---- Given records

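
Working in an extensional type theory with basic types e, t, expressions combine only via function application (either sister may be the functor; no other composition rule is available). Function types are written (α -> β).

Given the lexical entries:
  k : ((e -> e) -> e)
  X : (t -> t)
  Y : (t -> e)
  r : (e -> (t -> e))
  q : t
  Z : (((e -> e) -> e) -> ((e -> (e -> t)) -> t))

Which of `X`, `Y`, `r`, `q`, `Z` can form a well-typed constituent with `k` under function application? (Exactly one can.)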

--------

### Required action
Nothing but the lines from the one that contains "Z : (((e -> e) -> e) -> ((e" through the end of the data above should appear, each reproduced exactly.

### Result of this exercise
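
  Z : (((e -> e) -> e) -> ((e -> (e -> t)) -> t))

Which of `X`, `Y`, `r`, `q`, `Z` can form a well-typed constituent with `k` under function application? (Exactly one can.)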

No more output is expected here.